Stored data
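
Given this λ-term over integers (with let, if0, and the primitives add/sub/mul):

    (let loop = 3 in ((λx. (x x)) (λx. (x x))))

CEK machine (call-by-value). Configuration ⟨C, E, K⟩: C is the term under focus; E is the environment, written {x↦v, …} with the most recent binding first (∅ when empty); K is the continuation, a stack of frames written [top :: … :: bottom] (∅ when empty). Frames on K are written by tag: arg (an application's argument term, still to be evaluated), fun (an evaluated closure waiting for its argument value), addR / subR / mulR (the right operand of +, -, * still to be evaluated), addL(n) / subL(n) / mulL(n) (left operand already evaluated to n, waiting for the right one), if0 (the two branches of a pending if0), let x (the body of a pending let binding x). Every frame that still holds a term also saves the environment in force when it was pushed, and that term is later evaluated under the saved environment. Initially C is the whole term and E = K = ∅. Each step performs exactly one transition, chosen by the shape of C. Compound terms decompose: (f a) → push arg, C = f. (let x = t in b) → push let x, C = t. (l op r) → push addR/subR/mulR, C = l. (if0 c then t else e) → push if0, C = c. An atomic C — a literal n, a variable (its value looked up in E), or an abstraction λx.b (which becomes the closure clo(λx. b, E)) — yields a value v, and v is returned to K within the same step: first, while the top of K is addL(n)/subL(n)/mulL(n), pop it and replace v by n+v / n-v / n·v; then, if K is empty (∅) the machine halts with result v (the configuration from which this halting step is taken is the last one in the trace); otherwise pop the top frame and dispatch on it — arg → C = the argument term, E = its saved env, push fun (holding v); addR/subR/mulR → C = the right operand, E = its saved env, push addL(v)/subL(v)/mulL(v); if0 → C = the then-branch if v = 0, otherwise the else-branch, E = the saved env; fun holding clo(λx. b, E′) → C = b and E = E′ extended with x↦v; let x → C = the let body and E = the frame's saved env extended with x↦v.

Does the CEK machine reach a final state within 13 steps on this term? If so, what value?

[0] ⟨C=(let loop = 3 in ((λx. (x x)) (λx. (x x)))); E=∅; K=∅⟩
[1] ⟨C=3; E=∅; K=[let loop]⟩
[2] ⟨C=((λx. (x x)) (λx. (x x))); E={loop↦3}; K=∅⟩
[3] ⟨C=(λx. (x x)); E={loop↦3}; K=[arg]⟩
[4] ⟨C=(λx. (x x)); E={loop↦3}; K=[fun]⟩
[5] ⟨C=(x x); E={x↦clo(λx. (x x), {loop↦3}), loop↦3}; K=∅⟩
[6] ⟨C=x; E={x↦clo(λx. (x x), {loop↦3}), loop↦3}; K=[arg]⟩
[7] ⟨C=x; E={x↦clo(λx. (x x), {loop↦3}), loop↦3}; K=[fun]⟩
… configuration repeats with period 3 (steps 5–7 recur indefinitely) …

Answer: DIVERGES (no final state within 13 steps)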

■ **Task objective**: All of the data above must be retyped exactly.

■ **Task output**:
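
Given this λ-term over integers (with let, if0, and the primitives add/sub/mul):

    (let loop = 3 in ((λx. (x x)) (λx. (x x))))

CEK machine (call-by-value). Configuration ⟨C, E, K⟩: C is the term under focus; E is the environment, written {x↦v, …} with the most recent binding first (∅ when empty); K is the continuation, a stack of frames written [top :: … :: bottom] (∅ when empty). Frames on K are written by tag: arg (an application's argument term, still to be evaluated), fun (an evaluated closure waiting for its argument value), addR / subR / mulR (the right operand of +, -, * still to be evaluated), addL(n) / subL(n) / mulL(n) (left operand already evaluated to n, waiting for the right one), if0 (the two branches of a pending if0), let x (the body of a pending let binding x). Every frame that still holds a term also saves the environment in force when it was pushed, and that term is later evaluated under the saved environment. Initially C is the whole term and E = K = ∅. Each step performs exactly one transition, chosen by the shape of C. Compound terms decompose: (f a) → push arg, C = f. (let x = t in b) → push let x, C = t. (l op r) → push addR/subR/mulR, C = l. (if0 c then t else e) → push if0, C = c. An atomic C — a literal n, a variable (its value looked up in E), or an abstraction λx.b (which becomes the closure clo(λx. b, E)) — yields a value v, and v is returned to K within the same step: first, while the top of K is addL(n)/subL(n)/mulL(n), pop it and replace v by n+v / n-v / n·v; then, if K is empty (∅) the machine halts with result v (the configuration from which this halting step is taken is the last one in the trace); otherwise pop the top frame and dispatch on it — arg → C = the argument term, E = its saved env, push fun (holding v); addR/subR/mulR → C = the right operand, E = its saved env, push addL(v)/subL(v)/mulL(v); if0 → C = the then-branch if v = 0, otherwise the else-branch, E = the saved env; fun holding clo(λx. b, E′) → C = b and E = E′ extended with x↦v; let x → C = the let body and E = the frame's saved env extended with x↦v.

Does the CEK machine reach a final state within 13 steps on this term? If so, what value?

[0] ⟨C=(let loop = 3 in ((λx. (x x)) (λx. (x x)))); E=∅; K=∅⟩
[1] ⟨C=3; E=∅; K=[let loop]⟩
[2] ⟨C=((λx. (x x)) (λx. (x x))); E={loop↦3}; K=∅⟩
[3] ⟨C=(λx. (x x)); E={loop↦3}; K=[arg]⟩
[4] ⟨C=(λx. (x x)); E={loop↦3}; K=[fun]⟩
[5] ⟨C=(x x); E={x↦clo(λx. (x x), {loop↦3}), loop↦3}; K=∅⟩
[6] ⟨C=x; E={x↦clo(λx. (x x), {loop↦3}), loop↦3}; K=[arg]⟩
[7] ⟨C=x; E={x↦clo(λx. (x x), {loop↦3}), loop↦3}; K=[fun]⟩
… configuration repeats with period 3 (steps 5–7 recur indefinitely) …

Answer: DIVERGES (no final state within 13 steps)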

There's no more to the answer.